- Exercise aim -
Print out the data below with every line intact.

------ Dataset content

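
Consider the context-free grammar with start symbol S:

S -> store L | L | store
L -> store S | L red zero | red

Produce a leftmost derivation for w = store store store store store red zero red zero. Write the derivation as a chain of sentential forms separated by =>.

S => L => L red zero => store S red zero => store store L red zero => store store L red zero red zero => store store store S red zero red zero => store store store L red zero red zero => store store store store S red zero red zero => store store store store store red zero red zero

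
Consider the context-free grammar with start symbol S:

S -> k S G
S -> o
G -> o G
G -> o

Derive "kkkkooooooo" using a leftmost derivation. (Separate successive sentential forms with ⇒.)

S ⇒ kSG   [S -> k S G]
kSG ⇒ kkSGG   [S -> k S G]
kkSGG ⇒ kkkSGGG   [S -> k S G]
kkkSGGG ⇒ kkkkSGGGG   [S -> k S G]
kkkkSGGGG ⇒ kkkkoGGGG   [S -> o]
kkkkoGGGG ⇒ kkkkooGGGG   [G -> o G]
kkkkooGGGG ⇒ kkkkoooGGGG   [G -> o G]
kkkkoooGGGG ⇒ kkkkooooGGG   [G -> o]
kkkkooooGGG ⇒ kkkkoooooGG   [G -> o]
kkkkoooooGG ⇒ kkkkooooooG   [G -> o]
kkkkooooooG ⇒ kkkkooooooo   [G -> o]

S ⇒ kSG ⇒ kkSGG ⇒ kkkSGGG ⇒ kkkkSGGGG ⇒ kkkkoGGGG ⇒ kkkkooGGGG ⇒ kkkkoooGGGG ⇒ kkkkooooGGG ⇒ kkkkoooooGG ⇒ kkkkooooooG ⇒ kkkkooooooo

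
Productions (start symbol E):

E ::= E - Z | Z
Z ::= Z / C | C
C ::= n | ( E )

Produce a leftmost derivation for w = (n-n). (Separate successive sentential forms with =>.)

E => Z => C => (E) => (E-Z) => (Z-Z) => (C-Z) => (n-Z) => (n-C) => (n-n)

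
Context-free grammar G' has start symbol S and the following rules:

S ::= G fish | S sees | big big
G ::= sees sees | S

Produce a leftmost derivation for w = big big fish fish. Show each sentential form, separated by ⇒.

S ⇒ G fish ⇒ S fish ⇒ G fish fish ⇒ S fish fish ⇒ big big fish fish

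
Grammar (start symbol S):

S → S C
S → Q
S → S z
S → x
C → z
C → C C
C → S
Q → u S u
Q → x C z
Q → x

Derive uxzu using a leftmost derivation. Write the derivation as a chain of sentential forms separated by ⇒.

S ⇒ Q   [S → Q]
Q ⇒ uSu   [Q → u S u]
uSu ⇒ uSCu   [S → S C]
uSCu ⇒ uxCu   [S → x]
uxCu ⇒ uxzu   [C → z]

S ⇒ Q ⇒ uSu ⇒ uSCu ⇒ uxCu ⇒ uxzu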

------------

- Expected output -
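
Consider the context-free grammar with start symbol S:

S -> store L | L | store
L -> store S | L red zero | red

Produce a leftmost derivation for w = store store store store store red zero red zero. Write the derivation as a chain of sentential forms separated by =>.

S => L => L red zero => store S red zero => store store L red zero => store store L red zero red zero => store store store S red zero red zero => store store store L red zero red zero => store store store store S red zero red zero => store store store store store red zero red zero

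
Consider the context-free grammar with start symbol S:

S -> k S G
S -> o
G -> o G
G -> o

Derive "kkkkooooooo" using a leftmost derivation. (Separate successive sentential forms with ⇒.)

S ⇒ kSG   [S -> k S G]
kSG ⇒ kkSGG   [S -> k S G]
kkSGG ⇒ kkkSGGG   [S -> k S G]
kkkSGGG ⇒ kkkkSGGGG   [S -> k S G]
kkkkSGGGG ⇒ kkkkoGGGG   [S -> o]
kkkkoGGGG ⇒ kkkkooGGGG   [G -> o G]
kkkkooGGGG ⇒ kkkkoooGGGG   [G -> o G]
kkkkoooGGGG ⇒ kkkkooooGGG   [G -> o]
kkkkooooGGG ⇒ kkkkoooooGG   [G -> o]
kkkkoooooGG ⇒ kkkkooooooG   [G -> o]
kkkkooooooG ⇒ kkkkooooooo   [G -> o]

S ⇒ kSG ⇒ kkSGG ⇒ kkkSGGG ⇒ kkkkSGGGG ⇒ kkkkoGGGG ⇒ kkkkooGGGG ⇒ kkkkoooGGGG ⇒ kkkkooooGGG ⇒ kkkkoooooGG ⇒ kkkkooooooG ⇒ kkkkooooooo

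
Productions (start symbol E):

E ::= E - Z | Z
Z ::= Z / C | C
C ::= n | ( E )

Produce a leftmost derivation for w = (n-n). (Separate successive sentential forms with =>.)

E => Z => C => (E) => (E-Z) => (Z-Z) => (C-Z) => (n-Z) => (n-C) => (n-n)

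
Context-free grammar G' has start symbol S and the following rules:

S ::= G fish | S sees | big big
G ::= sees sees | S

Produce a leftmost derivation for w = big big fish fish. Show each sentential form, separated by ⇒.

S ⇒ G fish ⇒ S fish ⇒ G fish fish ⇒ S fish fish ⇒ big big fish fish

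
Grammar (start symbol S):

S → S C
S → Q
S → S z
S → x
C → z
C → C C
C → S
Q → u S u
Q → x C z
Q → x

Derive uxzu using a leftmost derivation. Write the derivation as a chain of sentential forms separated by ⇒.

S ⇒ Q   [S → Q]
Q ⇒ uSu   [Q → u S u]
uSu ⇒ uSCu   [S → S C]
uSCu ⇒ uxCu   [S → x]
uxCu ⇒ uxzu   [C → z]

S ⇒ Q ⇒ uSu ⇒ uSCu ⇒ uxCu ⇒ uxzu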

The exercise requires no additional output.